WHAT TO PRODUCE:
The entries below are to be returned exactly. Include all of them.

(Saved entries)
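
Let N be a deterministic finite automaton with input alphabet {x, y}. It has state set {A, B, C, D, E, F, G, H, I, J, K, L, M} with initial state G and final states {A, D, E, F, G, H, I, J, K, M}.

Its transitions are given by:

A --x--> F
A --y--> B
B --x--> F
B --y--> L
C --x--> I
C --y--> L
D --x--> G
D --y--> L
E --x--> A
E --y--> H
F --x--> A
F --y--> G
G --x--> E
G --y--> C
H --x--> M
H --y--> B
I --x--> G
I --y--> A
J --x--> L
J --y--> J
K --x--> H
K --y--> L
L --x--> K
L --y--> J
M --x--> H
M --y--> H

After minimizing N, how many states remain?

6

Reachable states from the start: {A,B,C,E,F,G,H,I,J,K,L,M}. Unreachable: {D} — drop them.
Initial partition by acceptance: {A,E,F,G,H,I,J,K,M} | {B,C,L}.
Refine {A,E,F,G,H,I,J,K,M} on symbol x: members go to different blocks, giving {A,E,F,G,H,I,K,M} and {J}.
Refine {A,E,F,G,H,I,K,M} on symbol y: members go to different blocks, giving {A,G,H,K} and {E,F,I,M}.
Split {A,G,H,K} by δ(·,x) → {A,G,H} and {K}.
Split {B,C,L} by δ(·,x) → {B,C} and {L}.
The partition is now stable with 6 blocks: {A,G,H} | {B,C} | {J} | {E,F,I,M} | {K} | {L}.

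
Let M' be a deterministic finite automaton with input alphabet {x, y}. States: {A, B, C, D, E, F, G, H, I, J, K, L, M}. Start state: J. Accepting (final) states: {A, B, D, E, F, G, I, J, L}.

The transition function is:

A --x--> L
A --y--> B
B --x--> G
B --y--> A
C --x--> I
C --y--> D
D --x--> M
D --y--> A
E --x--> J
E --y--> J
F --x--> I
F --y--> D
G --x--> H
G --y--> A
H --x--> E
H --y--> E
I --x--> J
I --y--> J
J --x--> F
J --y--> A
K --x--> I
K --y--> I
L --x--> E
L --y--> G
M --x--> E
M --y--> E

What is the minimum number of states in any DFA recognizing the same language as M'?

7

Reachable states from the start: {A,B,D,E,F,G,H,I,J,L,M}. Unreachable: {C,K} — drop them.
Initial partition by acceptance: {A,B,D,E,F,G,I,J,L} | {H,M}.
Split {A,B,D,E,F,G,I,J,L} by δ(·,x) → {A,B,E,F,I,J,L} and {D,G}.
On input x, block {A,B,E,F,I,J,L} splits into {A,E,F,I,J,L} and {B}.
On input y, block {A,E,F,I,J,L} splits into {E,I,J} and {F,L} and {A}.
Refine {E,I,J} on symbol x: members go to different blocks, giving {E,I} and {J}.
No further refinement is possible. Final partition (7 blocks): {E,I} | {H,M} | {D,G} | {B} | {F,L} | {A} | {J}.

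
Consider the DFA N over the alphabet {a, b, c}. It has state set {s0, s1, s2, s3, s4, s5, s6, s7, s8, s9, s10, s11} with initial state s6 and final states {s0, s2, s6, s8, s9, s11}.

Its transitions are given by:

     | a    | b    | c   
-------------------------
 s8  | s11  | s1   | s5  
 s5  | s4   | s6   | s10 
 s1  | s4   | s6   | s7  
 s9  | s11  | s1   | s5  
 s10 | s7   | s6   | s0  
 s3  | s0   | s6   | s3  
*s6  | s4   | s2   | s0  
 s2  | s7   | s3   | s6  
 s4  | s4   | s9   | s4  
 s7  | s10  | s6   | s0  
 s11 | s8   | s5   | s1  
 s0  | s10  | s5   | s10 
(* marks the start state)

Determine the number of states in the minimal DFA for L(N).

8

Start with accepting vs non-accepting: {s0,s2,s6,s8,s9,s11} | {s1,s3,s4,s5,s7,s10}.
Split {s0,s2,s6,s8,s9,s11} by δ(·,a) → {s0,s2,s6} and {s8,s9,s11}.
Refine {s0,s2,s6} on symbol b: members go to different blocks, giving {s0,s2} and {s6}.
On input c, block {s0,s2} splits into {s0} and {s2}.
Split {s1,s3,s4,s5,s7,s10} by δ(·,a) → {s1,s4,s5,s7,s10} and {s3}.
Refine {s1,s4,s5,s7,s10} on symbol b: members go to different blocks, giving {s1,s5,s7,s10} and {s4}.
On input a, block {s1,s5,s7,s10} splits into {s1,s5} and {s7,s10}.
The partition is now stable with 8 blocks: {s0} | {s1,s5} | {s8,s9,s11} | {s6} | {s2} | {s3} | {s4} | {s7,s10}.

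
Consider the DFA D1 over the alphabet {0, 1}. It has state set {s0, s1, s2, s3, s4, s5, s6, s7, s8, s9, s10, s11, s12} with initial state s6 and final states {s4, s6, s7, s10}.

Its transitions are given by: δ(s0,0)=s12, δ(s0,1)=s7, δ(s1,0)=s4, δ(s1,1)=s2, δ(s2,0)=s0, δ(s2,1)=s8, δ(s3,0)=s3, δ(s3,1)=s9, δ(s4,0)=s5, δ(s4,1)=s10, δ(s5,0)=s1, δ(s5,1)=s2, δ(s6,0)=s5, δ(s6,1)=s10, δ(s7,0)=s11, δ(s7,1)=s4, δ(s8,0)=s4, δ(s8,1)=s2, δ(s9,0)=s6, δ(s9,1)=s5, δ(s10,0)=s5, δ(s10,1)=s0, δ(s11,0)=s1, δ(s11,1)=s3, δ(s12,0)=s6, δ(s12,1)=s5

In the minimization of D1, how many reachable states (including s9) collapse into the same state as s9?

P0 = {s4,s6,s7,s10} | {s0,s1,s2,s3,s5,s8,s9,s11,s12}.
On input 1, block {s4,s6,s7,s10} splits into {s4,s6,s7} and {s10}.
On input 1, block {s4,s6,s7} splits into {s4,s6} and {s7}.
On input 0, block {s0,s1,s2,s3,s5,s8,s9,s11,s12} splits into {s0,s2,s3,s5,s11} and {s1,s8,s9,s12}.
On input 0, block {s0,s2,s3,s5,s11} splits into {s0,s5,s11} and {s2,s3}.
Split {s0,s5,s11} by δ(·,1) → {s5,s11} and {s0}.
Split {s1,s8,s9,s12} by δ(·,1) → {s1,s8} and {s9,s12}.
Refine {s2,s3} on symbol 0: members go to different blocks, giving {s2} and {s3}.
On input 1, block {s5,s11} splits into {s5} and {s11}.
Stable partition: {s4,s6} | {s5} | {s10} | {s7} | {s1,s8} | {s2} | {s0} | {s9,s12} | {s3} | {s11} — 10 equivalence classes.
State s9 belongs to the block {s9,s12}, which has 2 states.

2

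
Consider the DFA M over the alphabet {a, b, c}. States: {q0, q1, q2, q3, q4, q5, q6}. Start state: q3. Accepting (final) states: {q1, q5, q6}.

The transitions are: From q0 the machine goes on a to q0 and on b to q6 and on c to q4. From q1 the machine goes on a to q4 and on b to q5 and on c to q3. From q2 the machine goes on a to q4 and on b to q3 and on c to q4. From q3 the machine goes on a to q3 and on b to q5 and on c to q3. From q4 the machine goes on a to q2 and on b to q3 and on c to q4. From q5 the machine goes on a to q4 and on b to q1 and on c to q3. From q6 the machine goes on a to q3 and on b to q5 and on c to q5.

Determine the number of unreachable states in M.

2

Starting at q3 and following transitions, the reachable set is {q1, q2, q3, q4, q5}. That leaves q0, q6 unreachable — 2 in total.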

SOLUTION TO THIS EXERCISE:
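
Let N be a deterministic finite automaton with input alphabet {x, y}. It has state set {A, B, C, D, E, F, G, H, I, J, K, L, M} with initial state G and final states {A, D, E, F, G, H, I, J, K, M}.

Its transitions are given by:

A --x--> F
A --y--> B
B --x--> F
B --y--> L
C --x--> I
C --y--> L
D --x--> G
D --y--> L
E --x--> A
E --y--> H
F --x--> A
F --y--> G
G --x--> E
G --y--> C
H --x--> M
H --y--> B
I --x--> G
I --y--> A
J --x--> L
J --y--> J
K --x--> H
K --y--> L
L --x--> K
L --y--> J
M --x--> H
M --y--> H

After minimizing N, how many states remain?

6

Reachable states from the start: {A,B,C,E,F,G,H,I,J,K,L,M}. Unreachable: {D} — drop them.
Initial partition by acceptance: {A,E,F,G,H,I,J,K,M} | {B,C,L}.
Refine {A,E,F,G,H,I,J,K,M} on symbol x: members go to different blocks, giving {A,E,F,G,H,I,K,M} and {J}.
Refine {A,E,F,G,H,I,K,M} on symbol y: members go to different blocks, giving {A,G,H,K} and {E,F,I,M}.
Split {A,G,H,K} by δ(·,x) → {A,G,H} and {K}.
Split {B,C,L} by δ(·,x) → {B,C} and {L}.
The partition is now stable with 6 blocks: {A,G,H} | {B,C} | {J} | {E,F,I,M} | {K} | {L}.

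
Let M' be a deterministic finite automaton with input alphabet {x, y}. States: {A, B, C, D, E, F, G, H, I, J, K, L, M}. Start state: J. Accepting (final) states: {A, B, D, E, F, G, I, J, L}.

The transition function is:

A --x--> L
A --y--> B
B --x--> G
B --y--> A
C --x--> I
C --y--> D
D --x--> M
D --y--> A
E --x--> J
E --y--> J
F --x--> I
F --y--> D
G --x--> H
G --y--> A
H --x--> E
H --y--> E
I --x--> J
I --y--> J
J --x--> F
J --y--> A
K --x--> I
K --y--> I
L --x--> E
L --y--> G
M --x--> E
M --y--> E

What is the minimum number of states in any DFA recognizing the same language as M'?

7

Reachable states from the start: {A,B,D,E,F,G,H,I,J,L,M}. Unreachable: {C,K} — drop them.
Initial partition by acceptance: {A,B,D,E,F,G,I,J,L} | {H,M}.
Split {A,B,D,E,F,G,I,J,L} by δ(·,x) → {A,B,E,F,I,J,L} and {D,G}.
On input x, block {A,B,E,F,I,J,L} splits into {A,E,F,I,J,L} and {B}.
On input y, block {A,E,F,I,J,L} splits into {E,I,J} and {F,L} and {A}.
Refine {E,I,J} on symbol x: members go to different blocks, giving {E,I} and {J}.
No further refinement is possible. Final partition (7 blocks): {E,I} | {H,M} | {D,G} | {B} | {F,L} | {A} | {J}.

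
Consider the DFA N over the alphabet {a, b, c}. It has state set {s0, s1, s2, s3, s4, s5, s6, s7, s8, s9, s10, s11} with initial state s6 and final states {s0, s2, s6, s8, s9, s11}.

Its transitions are given by:

     | a    | b    | c   
-------------------------
 s8  | s11  | s1   | s5  
 s5  | s4   | s6   | s10 
 s1  | s4   | s6   | s7  
 s9  | s11  | s1   | s5  
 s10 | s7   | s6   | s0  
 s3  | s0   | s6   | s3  
*s6  | s4   | s2   | s0  
 s2  | s7   | s3   | s6  
 s4  | s4   | s9   | s4  
 s7  | s10  | s6   | s0  
 s11 | s8   | s5   | s1  
 s0  | s10  | s5   | s10 
(* marks the start state)

Determine the number of states in the minimal DFA for L(N).

8

Start with accepting vs non-accepting: {s0,s2,s6,s8,s9,s11} | {s1,s3,s4,s5,s7,s10}.
Split {s0,s2,s6,s8,s9,s11} by δ(·,a) → {s0,s2,s6} and {s8,s9,s11}.
Refine {s0,s2,s6} on symbol b: members go to different blocks, giving {s0,s2} and {s6}.
On input c, block {s0,s2} splits into {s0} and {s2}.
Split {s1,s3,s4,s5,s7,s10} by δ(·,a) → {s1,s4,s5,s7,s10} and {s3}.
Refine {s1,s4,s5,s7,s10} on symbol b: members go to different blocks, giving {s1,s5,s7,s10} and {s4}.
On input a, block {s1,s5,s7,s10} splits into {s1,s5} and {s7,s10}.
The partition is now stable with 8 blocks: {s0} | {s1,s5} | {s8,s9,s11} | {s6} | {s2} | {s3} | {s4} | {s7,s10}.

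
Consider the DFA D1 over the alphabet {0, 1}. It has state set {s0, s1, s2, s3, s4, s5, s6, s7, s8, s9, s10, s11, s12} with initial state s6 and final states {s4, s6, s7, s10}.

Its transitions are given by: δ(s0,0)=s12, δ(s0,1)=s7, δ(s1,0)=s4, δ(s1,1)=s2, δ(s2,0)=s0, δ(s2,1)=s8, δ(s3,0)=s3, δ(s3,1)=s9, δ(s4,0)=s5, δ(s4,1)=s10, δ(s5,0)=s1, δ(s5,1)=s2, δ(s6,0)=s5, δ(s6,1)=s10, δ(s7,0)=s11, δ(s7,1)=s4, δ(s8,0)=s4, δ(s8,1)=s2, δ(s9,0)=s6, δ(s9,1)=s5, δ(s10,0)=s5, δ(s10,1)=s0, δ(s11,0)=s1, δ(s11,1)=s3, δ(s12,0)=s6, δ(s12,1)=s5

In the minimization of D1, how many reachable states (including s9) collapse into the same state as s9?

P0 = {s4,s6,s7,s10} | {s0,s1,s2,s3,s5,s8,s9,s11,s12}.
On input 1, block {s4,s6,s7,s10} splits into {s4,s6,s7} and {s10}.
On input 1, block {s4,s6,s7} splits into {s4,s6} and {s7}.
On input 0, block {s0,s1,s2,s3,s5,s8,s9,s11,s12} splits into {s0,s2,s3,s5,s11} and {s1,s8,s9,s12}.
On input 0, block {s0,s2,s3,s5,s11} splits into {s0,s5,s11} and {s2,s3}.
Split {s0,s5,s11} by δ(·,1) → {s5,s11} and {s0}.
Split {s1,s8,s9,s12} by δ(·,1) → {s1,s8} and {s9,s12}.
Refine {s2,s3} on symbol 0: members go to different blocks, giving {s2} and {s3}.
On input 1, block {s5,s11} splits into {s5} and {s11}.
Stable partition: {s4,s6} | {s5} | {s10} | {s7} | {s1,s8} | {s2} | {s0} | {s9,s12} | {s3} | {s11} — 10 equivalence classes.
State s9 belongs to the block {s9,s12}, which has 2 states.

2

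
Consider the DFA M over the alphabet {a, b, c}. States: {q0, q1, q2, q3, q4, q5, q6}. Start state: q3. Accepting (final) states: {q1, q5, q6}.

The transitions are: From q0 the machine goes on a to q0 and on b to q6 and on c to q4. From q1 the machine goes on a to q4 and on b to q5 and on c to q3. From q2 the machine goes on a to q4 and on b to q3 and on c to q4. From q3 the machine goes on a to q3 and on b to q5 and on c to q3. From q4 the machine goes on a to q2 and on b to q3 and on c to q4. From q5 the machine goes on a to q4 and on b to q1 and on c to q3. From q6 the machine goes on a to q3 and on b to q5 and on c to q5.

Determine the number of unreachable states in M.

2

Starting at q3 and following transitions, the reachable set is {q1, q2, q3, q4, q5}. That leaves q0, q6 unreachable — 2 in total.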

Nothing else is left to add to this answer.